----- The data -----
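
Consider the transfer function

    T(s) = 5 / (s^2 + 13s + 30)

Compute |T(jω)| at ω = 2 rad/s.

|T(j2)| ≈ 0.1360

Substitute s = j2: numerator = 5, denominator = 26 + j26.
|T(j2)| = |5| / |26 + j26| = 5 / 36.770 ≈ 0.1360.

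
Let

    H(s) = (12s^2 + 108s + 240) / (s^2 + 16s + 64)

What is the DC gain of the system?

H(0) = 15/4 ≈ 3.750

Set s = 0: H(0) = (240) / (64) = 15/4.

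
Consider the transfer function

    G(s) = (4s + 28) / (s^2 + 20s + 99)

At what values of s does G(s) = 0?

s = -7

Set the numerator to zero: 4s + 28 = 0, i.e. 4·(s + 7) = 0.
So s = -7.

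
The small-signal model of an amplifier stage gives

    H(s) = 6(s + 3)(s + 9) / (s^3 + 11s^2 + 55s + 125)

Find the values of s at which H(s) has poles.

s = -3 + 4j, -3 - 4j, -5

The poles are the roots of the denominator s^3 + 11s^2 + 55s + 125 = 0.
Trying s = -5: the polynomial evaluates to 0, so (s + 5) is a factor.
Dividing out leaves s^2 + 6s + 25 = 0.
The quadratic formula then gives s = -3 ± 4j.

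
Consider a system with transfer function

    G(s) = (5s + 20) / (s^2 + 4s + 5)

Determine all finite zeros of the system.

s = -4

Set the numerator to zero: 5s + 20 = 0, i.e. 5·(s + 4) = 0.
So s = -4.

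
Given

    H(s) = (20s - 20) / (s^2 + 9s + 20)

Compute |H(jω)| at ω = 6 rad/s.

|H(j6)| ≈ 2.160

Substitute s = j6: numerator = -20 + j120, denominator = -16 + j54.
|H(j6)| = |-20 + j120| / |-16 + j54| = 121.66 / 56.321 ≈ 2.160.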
-----
----- The data -----
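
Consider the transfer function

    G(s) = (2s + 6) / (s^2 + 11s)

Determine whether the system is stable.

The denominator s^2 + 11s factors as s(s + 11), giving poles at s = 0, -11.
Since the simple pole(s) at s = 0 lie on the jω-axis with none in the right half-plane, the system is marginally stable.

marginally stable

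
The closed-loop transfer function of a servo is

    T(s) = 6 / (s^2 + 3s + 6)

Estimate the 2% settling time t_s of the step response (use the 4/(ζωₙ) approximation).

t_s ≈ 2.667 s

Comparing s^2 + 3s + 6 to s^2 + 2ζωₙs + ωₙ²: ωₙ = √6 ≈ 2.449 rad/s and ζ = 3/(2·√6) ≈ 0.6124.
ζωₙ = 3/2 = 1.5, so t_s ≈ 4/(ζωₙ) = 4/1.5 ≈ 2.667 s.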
-----
----- The data -----
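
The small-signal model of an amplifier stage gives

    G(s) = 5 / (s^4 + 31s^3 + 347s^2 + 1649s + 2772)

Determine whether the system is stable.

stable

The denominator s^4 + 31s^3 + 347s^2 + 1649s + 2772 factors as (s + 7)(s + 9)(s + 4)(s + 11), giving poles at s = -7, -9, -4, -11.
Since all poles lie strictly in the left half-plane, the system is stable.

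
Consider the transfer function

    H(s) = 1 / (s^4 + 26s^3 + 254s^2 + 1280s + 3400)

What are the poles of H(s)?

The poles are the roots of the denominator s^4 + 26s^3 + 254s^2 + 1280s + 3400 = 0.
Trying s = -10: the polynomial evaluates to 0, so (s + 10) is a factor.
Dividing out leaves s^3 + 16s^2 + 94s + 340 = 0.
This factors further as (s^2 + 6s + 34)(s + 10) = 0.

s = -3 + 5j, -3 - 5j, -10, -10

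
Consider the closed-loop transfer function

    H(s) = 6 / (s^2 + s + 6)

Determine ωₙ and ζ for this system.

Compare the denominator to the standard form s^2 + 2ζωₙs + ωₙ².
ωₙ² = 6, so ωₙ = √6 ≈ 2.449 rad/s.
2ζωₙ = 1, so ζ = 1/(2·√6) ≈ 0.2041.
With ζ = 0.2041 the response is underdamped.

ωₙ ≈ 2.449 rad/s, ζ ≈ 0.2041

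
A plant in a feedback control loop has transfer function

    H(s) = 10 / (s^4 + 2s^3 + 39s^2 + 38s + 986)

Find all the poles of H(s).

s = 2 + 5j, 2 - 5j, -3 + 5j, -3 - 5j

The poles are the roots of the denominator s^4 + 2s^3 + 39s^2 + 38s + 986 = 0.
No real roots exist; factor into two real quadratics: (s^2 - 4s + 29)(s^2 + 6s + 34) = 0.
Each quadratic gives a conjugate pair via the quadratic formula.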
-----
**Directions for this task**
For every line in the data above that has the string "loop", return that line.

**Solution**
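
The closed-loop transfer function of a servo is
Consider the closed-loop transfer function
A plant in a feedback control loop has transfer function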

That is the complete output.